**Exercise instructions**
Copy out the entries that follow, unchanged.

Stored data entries
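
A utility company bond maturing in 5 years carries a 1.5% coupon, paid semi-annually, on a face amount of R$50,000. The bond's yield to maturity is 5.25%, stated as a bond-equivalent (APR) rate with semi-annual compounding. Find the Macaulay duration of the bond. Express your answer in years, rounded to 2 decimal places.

4.82 years

Periodic yield y = 0.02625. Discount each cash flow and weight by its period:
  t   CF        PV=CF/(1+0.02625)^t    t·PV
  1       375.00       365.4080       365.4080
  2       375.00       356.0614       712.1229
  3       375.00       346.9539     1,040.8617
  4       375.00       338.0793     1,352.3172
  5       375.00       329.4317     1,647.1586
  6       375.00       321.0053     1,926.0320
  7       375.00       312.7945     2,189.5613
  8       375.00       304.7936     2,438.3492
  9       375.00       296.9975     2,672.9771
  10   50,375.00    38,876.1597   388,761.5973
  Σ                 41,847.6850   403,106.3854
Price P = Σ PV = 41,847.6850.
Macaulay duration = Σ(t·PV) / P = 403,106.3854 / 41,847.6850 = 9.63270 half-year periods.
In years: 9.63270 / 2 = 4.81635 years.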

**Written answer**
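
A utility company bond maturing in 5 years carries a 1.5% coupon, paid semi-annually, on a face amount of R$50,000. The bond's yield to maturity is 5.25%, stated as a bond-equivalent (APR) rate with semi-annual compounding. Find the Macaulay duration of the bond. Express your answer in years, rounded to 2 decimal places.

4.82 years

Periodic yield y = 0.02625. Discount each cash flow and weight by its period:
  t   CF        PV=CF/(1+0.02625)^t    t·PV
  1       375.00       365.4080       365.4080
  2       375.00       356.0614       712.1229
  3       375.00       346.9539     1,040.8617
  4       375.00       338.0793     1,352.3172
  5       375.00       329.4317     1,647.1586
  6       375.00       321.0053     1,926.0320
  7       375.00       312.7945     2,189.5613
  8       375.00       304.7936     2,438.3492
  9       375.00       296.9975     2,672.9771
  10   50,375.00    38,876.1597   388,761.5973
  Σ                 41,847.6850   403,106.3854
Price P = Σ PV = 41,847.6850.
Macaulay duration = Σ(t·PV) / P = 403,106.3854 / 41,847.6850 = 9.63270 half-year periods.
In years: 9.63270 / 2 = 4.81635 years.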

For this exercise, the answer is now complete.